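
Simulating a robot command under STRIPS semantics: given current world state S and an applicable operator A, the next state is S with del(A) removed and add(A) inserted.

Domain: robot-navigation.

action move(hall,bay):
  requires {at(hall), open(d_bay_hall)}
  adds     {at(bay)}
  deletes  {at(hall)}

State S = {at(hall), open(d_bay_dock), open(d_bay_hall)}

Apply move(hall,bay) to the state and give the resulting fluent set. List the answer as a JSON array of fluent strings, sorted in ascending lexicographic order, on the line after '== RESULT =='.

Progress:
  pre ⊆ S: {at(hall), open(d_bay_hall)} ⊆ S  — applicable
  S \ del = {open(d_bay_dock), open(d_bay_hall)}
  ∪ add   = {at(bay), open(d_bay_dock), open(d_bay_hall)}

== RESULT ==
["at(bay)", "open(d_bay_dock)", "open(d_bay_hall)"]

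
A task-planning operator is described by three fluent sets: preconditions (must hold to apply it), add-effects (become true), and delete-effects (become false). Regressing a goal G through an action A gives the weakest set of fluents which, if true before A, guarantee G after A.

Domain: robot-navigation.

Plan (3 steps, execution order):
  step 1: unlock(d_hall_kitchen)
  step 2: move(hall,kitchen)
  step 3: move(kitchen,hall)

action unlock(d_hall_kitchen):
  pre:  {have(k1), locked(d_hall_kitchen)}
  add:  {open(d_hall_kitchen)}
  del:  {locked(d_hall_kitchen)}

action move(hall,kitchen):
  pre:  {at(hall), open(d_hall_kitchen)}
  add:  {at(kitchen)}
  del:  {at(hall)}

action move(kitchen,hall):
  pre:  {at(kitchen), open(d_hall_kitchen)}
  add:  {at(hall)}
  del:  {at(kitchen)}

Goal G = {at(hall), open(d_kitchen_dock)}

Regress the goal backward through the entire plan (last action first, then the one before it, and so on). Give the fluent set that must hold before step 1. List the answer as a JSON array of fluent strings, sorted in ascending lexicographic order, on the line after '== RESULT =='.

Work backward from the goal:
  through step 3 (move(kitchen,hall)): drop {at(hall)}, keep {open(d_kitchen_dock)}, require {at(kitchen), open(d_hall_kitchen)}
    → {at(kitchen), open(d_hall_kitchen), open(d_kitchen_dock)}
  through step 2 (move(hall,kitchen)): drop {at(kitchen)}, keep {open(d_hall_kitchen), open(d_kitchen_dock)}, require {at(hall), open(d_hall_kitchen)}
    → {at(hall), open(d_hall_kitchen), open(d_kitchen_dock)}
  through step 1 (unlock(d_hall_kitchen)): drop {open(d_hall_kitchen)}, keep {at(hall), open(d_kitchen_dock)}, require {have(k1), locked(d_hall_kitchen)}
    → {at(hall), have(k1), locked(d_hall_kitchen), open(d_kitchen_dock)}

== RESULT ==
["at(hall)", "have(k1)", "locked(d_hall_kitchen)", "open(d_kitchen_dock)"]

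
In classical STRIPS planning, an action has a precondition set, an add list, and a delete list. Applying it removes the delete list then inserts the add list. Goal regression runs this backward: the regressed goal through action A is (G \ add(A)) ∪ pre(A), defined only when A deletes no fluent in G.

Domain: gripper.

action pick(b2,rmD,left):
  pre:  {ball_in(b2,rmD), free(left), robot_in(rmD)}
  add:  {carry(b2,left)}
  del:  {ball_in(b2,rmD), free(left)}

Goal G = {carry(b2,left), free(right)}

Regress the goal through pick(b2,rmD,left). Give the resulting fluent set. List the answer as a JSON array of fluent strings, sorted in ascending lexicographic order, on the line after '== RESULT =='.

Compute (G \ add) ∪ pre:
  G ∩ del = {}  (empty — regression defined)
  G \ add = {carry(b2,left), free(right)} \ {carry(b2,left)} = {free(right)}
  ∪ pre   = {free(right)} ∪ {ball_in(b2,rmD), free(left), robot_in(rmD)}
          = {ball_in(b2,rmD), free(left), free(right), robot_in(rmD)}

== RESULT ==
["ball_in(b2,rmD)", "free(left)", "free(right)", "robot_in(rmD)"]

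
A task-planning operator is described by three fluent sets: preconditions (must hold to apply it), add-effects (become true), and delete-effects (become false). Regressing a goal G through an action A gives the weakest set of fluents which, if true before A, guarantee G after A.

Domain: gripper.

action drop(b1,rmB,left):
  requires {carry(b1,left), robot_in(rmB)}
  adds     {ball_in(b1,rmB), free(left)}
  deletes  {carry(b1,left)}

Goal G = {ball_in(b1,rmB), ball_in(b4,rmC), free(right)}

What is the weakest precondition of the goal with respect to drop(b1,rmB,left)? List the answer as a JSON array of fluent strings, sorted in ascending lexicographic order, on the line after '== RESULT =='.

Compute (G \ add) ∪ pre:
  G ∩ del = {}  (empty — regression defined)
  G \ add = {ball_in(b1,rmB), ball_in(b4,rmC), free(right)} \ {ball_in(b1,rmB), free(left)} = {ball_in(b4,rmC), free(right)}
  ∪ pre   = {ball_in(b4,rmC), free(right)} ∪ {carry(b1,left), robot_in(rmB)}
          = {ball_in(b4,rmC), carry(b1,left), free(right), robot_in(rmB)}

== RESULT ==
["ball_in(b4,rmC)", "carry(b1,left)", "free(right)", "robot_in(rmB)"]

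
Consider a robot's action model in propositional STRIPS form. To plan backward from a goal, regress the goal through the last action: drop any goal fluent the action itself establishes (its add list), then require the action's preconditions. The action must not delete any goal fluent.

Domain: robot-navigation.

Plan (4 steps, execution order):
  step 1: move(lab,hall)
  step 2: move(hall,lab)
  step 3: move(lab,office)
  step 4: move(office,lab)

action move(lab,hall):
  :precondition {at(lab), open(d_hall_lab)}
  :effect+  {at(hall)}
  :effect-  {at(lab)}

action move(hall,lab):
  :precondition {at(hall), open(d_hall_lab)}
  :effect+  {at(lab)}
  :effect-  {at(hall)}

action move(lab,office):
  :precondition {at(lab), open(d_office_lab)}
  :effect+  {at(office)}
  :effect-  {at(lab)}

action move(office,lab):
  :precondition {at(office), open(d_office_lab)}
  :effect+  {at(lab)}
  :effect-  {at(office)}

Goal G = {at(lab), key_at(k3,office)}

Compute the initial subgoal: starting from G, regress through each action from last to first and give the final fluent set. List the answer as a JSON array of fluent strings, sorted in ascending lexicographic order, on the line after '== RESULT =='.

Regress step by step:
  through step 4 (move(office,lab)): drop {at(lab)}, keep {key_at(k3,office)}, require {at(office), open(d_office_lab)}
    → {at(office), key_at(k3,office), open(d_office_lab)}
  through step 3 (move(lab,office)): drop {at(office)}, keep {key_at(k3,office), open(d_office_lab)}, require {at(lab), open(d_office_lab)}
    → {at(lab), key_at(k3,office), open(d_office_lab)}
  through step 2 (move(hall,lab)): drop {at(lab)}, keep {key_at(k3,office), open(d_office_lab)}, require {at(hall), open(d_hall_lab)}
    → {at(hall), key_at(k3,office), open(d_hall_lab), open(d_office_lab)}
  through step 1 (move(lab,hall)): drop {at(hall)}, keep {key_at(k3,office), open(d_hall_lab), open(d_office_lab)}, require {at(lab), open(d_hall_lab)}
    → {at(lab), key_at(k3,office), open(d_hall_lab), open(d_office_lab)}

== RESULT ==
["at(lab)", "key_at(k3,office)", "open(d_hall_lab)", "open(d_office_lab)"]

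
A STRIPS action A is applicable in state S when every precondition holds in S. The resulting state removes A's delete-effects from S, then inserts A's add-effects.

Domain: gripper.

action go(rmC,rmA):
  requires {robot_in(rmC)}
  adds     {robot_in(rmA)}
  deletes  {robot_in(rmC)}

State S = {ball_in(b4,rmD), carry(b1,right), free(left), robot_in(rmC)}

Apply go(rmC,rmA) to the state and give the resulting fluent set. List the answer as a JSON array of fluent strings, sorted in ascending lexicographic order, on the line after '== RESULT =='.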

————

Go through the listing, find each line with the word "inserts", and copy it.

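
In classical STRIPS planning, an action has a precondition set, an add list, and a delete list. Applying it removes the delete list then inserts the add list. Goal regression runs this backward: the regressed goal through action A is (G \ add(A)) ∪ pre(A), defined only when A deletes no fluent in G.
A STRIPS action A is applicable in state S when every precondition holds in S. The resulting state removes A's delete-effects from S, then inserts A's add-effects.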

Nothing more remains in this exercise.